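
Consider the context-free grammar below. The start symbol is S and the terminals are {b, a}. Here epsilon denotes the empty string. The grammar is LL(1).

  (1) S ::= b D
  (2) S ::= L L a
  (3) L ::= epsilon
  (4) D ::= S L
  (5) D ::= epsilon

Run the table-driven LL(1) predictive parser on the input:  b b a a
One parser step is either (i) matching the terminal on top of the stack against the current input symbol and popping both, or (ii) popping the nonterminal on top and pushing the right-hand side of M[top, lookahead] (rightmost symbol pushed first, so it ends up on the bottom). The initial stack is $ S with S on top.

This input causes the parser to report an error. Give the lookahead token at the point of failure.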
═══
■ **PROBLEM STATEMENT**
Pull every line with the word "symbol" from the data.

■ **SOLUTION FOR THIS EXERCISE**
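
Consider the context-free grammar below. The start symbol is S and the terminals are {b, a}. Here epsilon denotes the empty string. The grammar is LL(1).
One parser step is either (i) matching the terminal on top of the stack against the current input symbol and popping both, or (ii) popping the nonterminal on top and pushing the right-hand side of M[top, lookahead] (rightmost symbol pushed first, so it ends up on the bottom). The initial stack is $ S with S on top.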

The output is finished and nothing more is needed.